● **Exercise inputs**
※ ※ ※

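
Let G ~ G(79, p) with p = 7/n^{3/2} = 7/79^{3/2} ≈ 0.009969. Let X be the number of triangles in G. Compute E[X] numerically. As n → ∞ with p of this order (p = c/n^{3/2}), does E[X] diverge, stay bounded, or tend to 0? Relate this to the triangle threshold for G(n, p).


Number of potential triangles: C(79, 3) = 79079.
Each occurs with probability p³ ≈ (0.009969)³ ≈ 9.907685e-07.
By linearity: E[X] = C(79, 3)·p³ ≈ 79079 · 9.907685e-07 ≈ 0.0783.
Since α = 3/2 > 1, p = c/n^{3/2} = o(1/n) is below the triangle threshold p ~ 1/n. Asymptotically E[X] ~ (c³/6)·n^{3(1−α)} = (7³/6)·n^{-1.5} → 0, so by Markov's inequality G has no triangles w.h.p.

E[X] ≈ 0.0783; in regime p = Θ(1/n^{3/2}) E[X] tends to 0 (below the triangle threshold p ~ 1/n).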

※ ※ ※

● **Work order**
Line by line, transcribe all of the records exactly.

● **The answer**
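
Let G ~ G(79, p) with p = 7/n^{3/2} = 7/79^{3/2} ≈ 0.009969. Let X be the number of triangles in G. Compute E[X] numerically. As n → ∞ with p of this order (p = c/n^{3/2}), does E[X] diverge, stay bounded, or tend to 0? Relate this to the triangle threshold for G(n, p).


Number of potential triangles: C(79, 3) = 79079.
Each occurs with probability p³ ≈ (0.009969)³ ≈ 9.907685e-07.
By linearity: E[X] = C(79, 3)·p³ ≈ 79079 · 9.907685e-07 ≈ 0.0783.
Since α = 3/2 > 1, p = c/n^{3/2} = o(1/n) is below the triangle threshold p ~ 1/n. Asymptotically E[X] ~ (c³/6)·n^{3(1−α)} = (7³/6)·n^{-1.5} → 0, so by Markov's inequality G has no triangles w.h.p.

E[X] ≈ 0.0783; in regime p = Θ(1/n^{3/2}) E[X] tends to 0 (below the triangle threshold p ~ 1/n).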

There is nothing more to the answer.